[Extracted information]
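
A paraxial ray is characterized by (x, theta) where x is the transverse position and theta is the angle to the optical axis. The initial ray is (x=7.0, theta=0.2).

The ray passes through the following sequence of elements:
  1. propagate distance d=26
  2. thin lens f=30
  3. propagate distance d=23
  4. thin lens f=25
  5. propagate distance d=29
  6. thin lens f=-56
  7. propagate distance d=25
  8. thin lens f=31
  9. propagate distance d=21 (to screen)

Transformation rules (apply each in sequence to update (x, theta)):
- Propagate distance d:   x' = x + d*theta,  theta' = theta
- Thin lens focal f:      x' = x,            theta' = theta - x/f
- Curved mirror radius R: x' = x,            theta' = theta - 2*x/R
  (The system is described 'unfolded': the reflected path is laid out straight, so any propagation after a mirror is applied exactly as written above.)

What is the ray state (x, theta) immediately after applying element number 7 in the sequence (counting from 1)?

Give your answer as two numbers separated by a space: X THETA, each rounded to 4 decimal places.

Initial: x=7.0000 theta=0.2000
After 1 (propagate distance d=26): x=12.2000 theta=0.2000
After 2 (thin lens f=30): x=12.2000 theta=-31/150 (≈-0.2067)
After 3 (propagate distance d=23): x=1117/150 (≈7.4467) theta=-31/150 (≈-0.2067)
After 4 (thin lens f=25): x=1117/150 (≈7.4467) theta=-946/1875 (≈-0.5045)
After 5 (propagate distance d=29): x=-7.1848 theta=-946/1875 (≈-0.5045)
After 6 (thin lens f=-56): x=-7.1848 theta=-3797/6000 (≈-0.6328)
After 7 (propagate distance d=25): x=-690169/30000 (≈-23.0056) theta=-3797/6000 (≈-0.6328)
Rounded to 4 decimal places: x = -23.0056, theta = -0.6328

Answer: -23.0056 -0.6328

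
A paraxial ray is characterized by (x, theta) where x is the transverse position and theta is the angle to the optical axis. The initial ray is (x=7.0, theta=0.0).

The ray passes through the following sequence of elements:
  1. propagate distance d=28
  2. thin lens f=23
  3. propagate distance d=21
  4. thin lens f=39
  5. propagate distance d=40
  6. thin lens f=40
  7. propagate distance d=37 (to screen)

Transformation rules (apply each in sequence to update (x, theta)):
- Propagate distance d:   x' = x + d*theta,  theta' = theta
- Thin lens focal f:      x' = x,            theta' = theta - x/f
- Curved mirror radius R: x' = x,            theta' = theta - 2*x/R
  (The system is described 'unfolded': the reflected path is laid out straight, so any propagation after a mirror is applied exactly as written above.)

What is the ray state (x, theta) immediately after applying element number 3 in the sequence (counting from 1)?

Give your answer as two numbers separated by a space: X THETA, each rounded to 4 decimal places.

Answer: 0.6087 -0.3043

Derivation:
Initial: x=7.0000 theta=0.0000
After 1 (propagate distance d=28): x=7.0000 theta=0.0000
After 2 (thin lens f=23): x=7.0000 theta=-7/23 (≈-0.3043)
After 3 (propagate distance d=21): x=14/23 (≈0.6087) theta=-7/23 (≈-0.3043)
Rounded to 4 decimal places: x = 0.6087, theta = -0.3043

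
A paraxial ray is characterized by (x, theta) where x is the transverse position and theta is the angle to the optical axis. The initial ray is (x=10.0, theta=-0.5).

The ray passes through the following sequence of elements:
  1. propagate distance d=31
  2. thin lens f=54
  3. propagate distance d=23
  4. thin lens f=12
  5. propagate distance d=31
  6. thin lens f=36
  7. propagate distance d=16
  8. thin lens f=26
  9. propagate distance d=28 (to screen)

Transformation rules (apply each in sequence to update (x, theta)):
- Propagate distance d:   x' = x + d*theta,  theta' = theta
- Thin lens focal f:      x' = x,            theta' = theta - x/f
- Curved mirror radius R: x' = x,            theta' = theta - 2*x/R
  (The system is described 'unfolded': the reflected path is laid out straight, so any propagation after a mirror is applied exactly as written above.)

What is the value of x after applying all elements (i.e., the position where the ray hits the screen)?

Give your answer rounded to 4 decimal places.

Initial: x=10.0000 theta=-0.5000
After 1 (propagate distance d=31): x=-5.5000 theta=-0.5000
After 2 (thin lens f=54): x=-5.5000 theta=-43/108 (≈-0.3981)
After 3 (propagate distance d=23): x=-1583/108 (≈-14.6574) theta=-43/108 (≈-0.3981)
After 4 (thin lens f=12): x=-1583/108 (≈-14.6574) theta=1067/1296 (≈0.8233)
After 5 (propagate distance d=31): x=14081/1296 (≈10.8650) theta=1067/1296 (≈0.8233)
After 6 (thin lens f=36): x=14081/1296 (≈10.8650) theta=24331/46656 (≈0.5215)
After 7 (propagate distance d=16): x=224053/11664 (≈19.2089) theta=24331/46656 (≈0.5215)
After 8 (thin lens f=26): x=224053/11664 (≈19.2089) theta=-131803/606528 (≈-0.2173)
After 9 (propagate distance d=28 (to screen)): x=165839/12636 (≈13.1243) theta=-131803/606528 (≈-0.2173)
Rounded to 4 decimal places: x = 13.1243

Answer: 13.1243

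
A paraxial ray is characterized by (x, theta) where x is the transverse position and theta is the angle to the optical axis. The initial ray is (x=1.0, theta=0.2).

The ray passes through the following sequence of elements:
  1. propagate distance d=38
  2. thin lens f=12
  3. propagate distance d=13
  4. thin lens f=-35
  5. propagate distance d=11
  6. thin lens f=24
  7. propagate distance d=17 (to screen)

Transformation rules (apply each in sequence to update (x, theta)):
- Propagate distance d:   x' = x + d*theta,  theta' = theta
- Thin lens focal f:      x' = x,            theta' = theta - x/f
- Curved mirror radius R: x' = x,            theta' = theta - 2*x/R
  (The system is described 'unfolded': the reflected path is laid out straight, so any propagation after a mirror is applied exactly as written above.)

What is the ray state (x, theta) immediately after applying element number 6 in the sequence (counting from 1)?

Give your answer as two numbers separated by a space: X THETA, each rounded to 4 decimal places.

Answer: -3.2081 -0.3292

Derivation:
Initial: x=1.0000 theta=0.2000
After 1 (propagate distance d=38): x=8.6000 theta=0.2000
After 2 (thin lens f=12): x=8.6000 theta=-31/60 (≈-0.5167)
After 3 (propagate distance d=13): x=113/60 (≈1.8833) theta=-31/60 (≈-0.5167)
After 4 (thin lens f=-35): x=113/60 (≈1.8833) theta=-81/175 (≈-0.4629)
After 5 (propagate distance d=11): x=-6737/2100 (≈-3.2081) theta=-81/175 (≈-0.4629)
After 6 (thin lens f=24): x=-6737/2100 (≈-3.2081) theta=-16591/50400 (≈-0.3292)
Rounded to 4 decimal places: x = -3.2081, theta = -0.3292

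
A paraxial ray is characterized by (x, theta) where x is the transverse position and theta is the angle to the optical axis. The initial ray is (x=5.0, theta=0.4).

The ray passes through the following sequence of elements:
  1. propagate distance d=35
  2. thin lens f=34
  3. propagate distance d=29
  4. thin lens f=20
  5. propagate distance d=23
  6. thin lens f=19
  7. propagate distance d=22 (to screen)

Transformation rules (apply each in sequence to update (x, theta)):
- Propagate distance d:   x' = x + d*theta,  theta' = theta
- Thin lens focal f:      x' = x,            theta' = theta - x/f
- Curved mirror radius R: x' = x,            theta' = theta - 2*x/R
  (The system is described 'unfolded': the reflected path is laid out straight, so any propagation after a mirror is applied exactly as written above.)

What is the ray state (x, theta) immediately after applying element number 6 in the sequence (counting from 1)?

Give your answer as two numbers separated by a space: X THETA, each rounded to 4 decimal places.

Initial: x=5.0000 theta=0.4000
After 1 (propagate distance d=35): x=19.0000 theta=0.4000
After 2 (thin lens f=34): x=19.0000 theta=-27/170 (≈-0.1588)
After 3 (propagate distance d=29): x=2447/170 (≈14.3941) theta=-27/170 (≈-0.1588)
After 4 (thin lens f=20): x=2447/170 (≈14.3941) theta=-2987/3400 (≈-0.8785)
After 5 (propagate distance d=23): x=-19761/3400 (≈-5.8121) theta=-2987/3400 (≈-0.8785)
After 6 (thin lens f=19): x=-19761/3400 (≈-5.8121) theta=-272/475 (≈-0.5726)
Rounded to 4 decimal places: x = -5.8121, theta = -0.5726

Answer: -5.8121 -0.5726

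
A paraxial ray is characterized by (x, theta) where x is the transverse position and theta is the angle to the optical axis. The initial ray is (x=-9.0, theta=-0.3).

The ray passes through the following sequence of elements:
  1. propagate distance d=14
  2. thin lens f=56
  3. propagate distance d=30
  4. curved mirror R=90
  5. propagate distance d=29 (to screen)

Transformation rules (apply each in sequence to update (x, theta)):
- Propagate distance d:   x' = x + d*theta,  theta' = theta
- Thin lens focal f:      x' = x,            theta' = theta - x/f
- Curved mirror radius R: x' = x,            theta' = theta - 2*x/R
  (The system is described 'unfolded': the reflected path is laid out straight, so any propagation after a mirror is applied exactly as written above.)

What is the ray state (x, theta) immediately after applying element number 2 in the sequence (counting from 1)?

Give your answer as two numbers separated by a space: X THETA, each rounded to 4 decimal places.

Answer: -13.2000 -0.0643

Derivation:
Initial: x=-9.0000 theta=-0.3000
After 1 (propagate distance d=14): x=-13.2000 theta=-0.3000
After 2 (thin lens f=56): x=-13.2000 theta=-9/140 (≈-0.0643)
Rounded to 4 decimal places: x = -13.2000, theta = -0.0643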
[/Extracted information]
Aim of the task →
Find and show each line of the listing with the word "counting".

Answer to this task →
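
What is the ray state (x, theta) immediately after applying element number 7 in the sequence (counting from 1)?
What is the ray state (x, theta) immediately after applying element number 3 in the sequence (counting from 1)?
What is the ray state (x, theta) immediately after applying element number 6 in the sequence (counting from 1)?
What is the ray state (x, theta) immediately after applying element number 6 in the sequence (counting from 1)?
What is the ray state (x, theta) immediately after applying element number 2 in the sequence (counting from 1)?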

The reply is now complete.